Extracted entries:
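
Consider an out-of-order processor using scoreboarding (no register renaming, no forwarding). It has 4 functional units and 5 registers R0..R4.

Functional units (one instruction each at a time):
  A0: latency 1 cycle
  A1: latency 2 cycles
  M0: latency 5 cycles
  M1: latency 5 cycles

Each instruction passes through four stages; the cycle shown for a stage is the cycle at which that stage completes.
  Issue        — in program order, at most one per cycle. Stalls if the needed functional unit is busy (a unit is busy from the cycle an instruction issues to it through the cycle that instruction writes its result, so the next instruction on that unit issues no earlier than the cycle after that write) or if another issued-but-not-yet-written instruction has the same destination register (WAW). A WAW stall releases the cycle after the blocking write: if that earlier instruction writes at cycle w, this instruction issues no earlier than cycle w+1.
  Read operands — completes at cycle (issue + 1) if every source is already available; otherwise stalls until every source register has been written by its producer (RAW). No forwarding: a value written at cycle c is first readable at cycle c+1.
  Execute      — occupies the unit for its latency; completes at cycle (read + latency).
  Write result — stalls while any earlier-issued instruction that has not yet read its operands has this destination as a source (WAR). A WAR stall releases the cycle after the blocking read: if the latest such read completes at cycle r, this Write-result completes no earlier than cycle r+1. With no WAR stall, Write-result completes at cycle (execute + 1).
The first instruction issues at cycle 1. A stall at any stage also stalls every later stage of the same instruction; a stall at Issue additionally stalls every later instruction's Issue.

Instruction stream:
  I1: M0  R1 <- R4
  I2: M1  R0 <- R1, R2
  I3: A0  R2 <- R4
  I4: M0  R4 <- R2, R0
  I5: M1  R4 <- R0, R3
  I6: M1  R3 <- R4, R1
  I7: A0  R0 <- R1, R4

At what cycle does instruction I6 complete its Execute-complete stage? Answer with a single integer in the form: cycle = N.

cycle = 37

[1] issue I1 (M0)
[2] I1 read-ops · issue I2 (M1)
[3] issue I3 (A0)
[4] I3 read-ops
[5] I3 finished on A0
[7] I1 finished on M0
[8] I1→R1
[9] I2 read-ops · issue I4 (M0)
[10] I3→R2
[14] I2 finished on M1
[15] I2→R0
[16] I4 read-ops
[21] I4 finished on M0
[22] I4→R4
[23] issue I5 (M1)
[24] I5 read-ops
[29] I5 finished on M1
[30] I5→R4
[31] issue I6 (M1)
[32] I6 read-ops · issue I7 (A0)
[33] I7 read-ops
[34] I7 finished on A0
[35] I7→R0
[37] I6 finished on M1
[38] I6→R3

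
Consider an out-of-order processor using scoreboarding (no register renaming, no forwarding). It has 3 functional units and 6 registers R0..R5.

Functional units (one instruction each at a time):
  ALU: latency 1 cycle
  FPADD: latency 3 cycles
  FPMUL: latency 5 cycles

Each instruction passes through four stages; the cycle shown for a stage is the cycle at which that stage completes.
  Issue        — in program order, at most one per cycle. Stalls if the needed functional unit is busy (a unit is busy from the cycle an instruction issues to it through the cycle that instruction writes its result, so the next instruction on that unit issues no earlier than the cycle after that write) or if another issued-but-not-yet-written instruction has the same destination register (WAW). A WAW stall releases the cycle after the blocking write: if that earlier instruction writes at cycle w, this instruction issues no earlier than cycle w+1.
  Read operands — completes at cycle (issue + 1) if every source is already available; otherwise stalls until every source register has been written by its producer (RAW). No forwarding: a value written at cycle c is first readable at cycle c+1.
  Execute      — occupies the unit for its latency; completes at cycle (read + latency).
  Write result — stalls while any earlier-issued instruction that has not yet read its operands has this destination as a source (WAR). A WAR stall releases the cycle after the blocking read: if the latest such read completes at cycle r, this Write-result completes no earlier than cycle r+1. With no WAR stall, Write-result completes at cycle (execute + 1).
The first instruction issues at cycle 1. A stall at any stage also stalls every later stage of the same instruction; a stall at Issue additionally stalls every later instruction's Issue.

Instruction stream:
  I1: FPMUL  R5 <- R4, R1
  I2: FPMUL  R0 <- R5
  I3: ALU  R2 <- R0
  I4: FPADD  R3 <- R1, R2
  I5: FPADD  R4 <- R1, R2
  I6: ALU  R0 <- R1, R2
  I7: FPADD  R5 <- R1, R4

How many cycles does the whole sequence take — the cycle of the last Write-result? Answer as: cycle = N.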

Directions:
Your answer should be the records themselves, returned word for word.

Answer box:
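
Consider an out-of-order processor using scoreboarding (no register renaming, no forwarding). It has 4 functional units and 5 registers R0..R4.

Functional units (one instruction each at a time):
  A0: latency 1 cycle
  A1: latency 2 cycles
  M0: latency 5 cycles
  M1: latency 5 cycles

Each instruction passes through four stages; the cycle shown for a stage is the cycle at which that stage completes.
  Issue        — in program order, at most one per cycle. Stalls if the needed functional unit is busy (a unit is busy from the cycle an instruction issues to it through the cycle that instruction writes its result, so the next instruction on that unit issues no earlier than the cycle after that write) or if another issued-but-not-yet-written instruction has the same destination register (WAW). A WAW stall releases the cycle after the blocking write: if that earlier instruction writes at cycle w, this instruction issues no earlier than cycle w+1.
  Read operands — completes at cycle (issue + 1) if every source is already available; otherwise stalls until every source register has been written by its producer (RAW). No forwarding: a value written at cycle c is first readable at cycle c+1.
  Execute      — occupies the unit for its latency; completes at cycle (read + latency).
  Write result — stalls while any earlier-issued instruction that has not yet read its operands has this destination as a source (WAR). A WAR stall releases the cycle after the blocking read: if the latest such read completes at cycle r, this Write-result completes no earlier than cycle r+1. With no WAR stall, Write-result completes at cycle (execute + 1).
The first instruction issues at cycle 1. A stall at any stage also stalls every later stage of the same instruction; a stall at Issue additionally stalls every later instruction's Issue.

Instruction stream:
  I1: M0  R1 <- R4
  I2: M1  R0 <- R1, R2
  I3: A0  R2 <- R4
  I4: M0  R4 <- R2, R0
  I5: M1  R4 <- R0, R3
  I6: M1  R3 <- R4, R1
  I7: A0  R0 <- R1, R4

At what cycle does instruction I6 complete its Execute-complete stage? Answer with a single integer in the form: cycle = N.

cycle = 37

[1] issue I1 (M0)
[2] I1 read-ops · issue I2 (M1)
[3] issue I3 (A0)
[4] I3 read-ops
[5] I3 finished on A0
[7] I1 finished on M0
[8] I1→R1
[9] I2 read-ops · issue I4 (M0)
[10] I3→R2
[14] I2 finished on M1
[15] I2→R0
[16] I4 read-ops
[21] I4 finished on M0
[22] I4→R4
[23] issue I5 (M1)
[24] I5 read-ops
[29] I5 finished on M1
[30] I5→R4
[31] issue I6 (M1)
[32] I6 read-ops · issue I7 (A0)
[33] I7 read-ops
[34] I7 finished on A0
[35] I7→R0
[37] I6 finished on M1
[38] I6→R3

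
Consider an out-of-order processor using scoreboarding (no register renaming, no forwarding). It has 3 functional units and 6 registers R0..R5.

Functional units (one instruction each at a time):
  ALU: latency 1 cycle
  FPADD: latency 3 cycles
  FPMUL: latency 5 cycles

Each instruction passes through four stages; the cycle shown for a stage is the cycle at which that stage completes.
  Issue        — in program order, at most one per cycle. Stalls if the needed functional unit is busy (a unit is busy from the cycle an instruction issues to it through the cycle that instruction writes its result, so the next instruction on that unit issues no earlier than the cycle after that write) or if another issued-but-not-yet-written instruction has the same destination register (WAW). A WAW stall releases the cycle after the blocking write: if that earlier instruction writes at cycle w, this instruction issues no earlier than cycle w+1.
  Read operands — completes at cycle (issue + 1) if every source is already available; otherwise stalls until every source register has been written by its producer (RAW). No forwarding: a value written at cycle c is first readable at cycle c+1.
  Execute      — occupies the unit for its latency; completes at cycle (read + latency).
  Write result — stalls while any earlier-issued instruction that has not yet read its operands has this destination as a source (WAR). A WAR stall releases the cycle after the blocking read: if the latest such read completes at cycle r, this Write-result completes no earlier than cycle r+1. With no WAR stall, Write-result completes at cycle (execute + 1).
The first instruction issues at cycle 1. A stall at any stage also stalls every later stage of the same instruction; a stall at Issue additionally stalls every later instruction's Issue.

Instruction stream:
  I1: FPMUL  R5 <- R4, R1
  I2: FPMUL  R0 <- R5
  I3: ALU  R2 <- R0
  I4: FPADD  R3 <- R1, R2
  I5: FPADD  R4 <- R1, R2
  I6: ALU  R0 <- R1, R2
  I7: FPADD  R5 <- R1, R4

How many cycles does the whole sequence take — the cycle of the last Write-result? Answer as: cycle = N.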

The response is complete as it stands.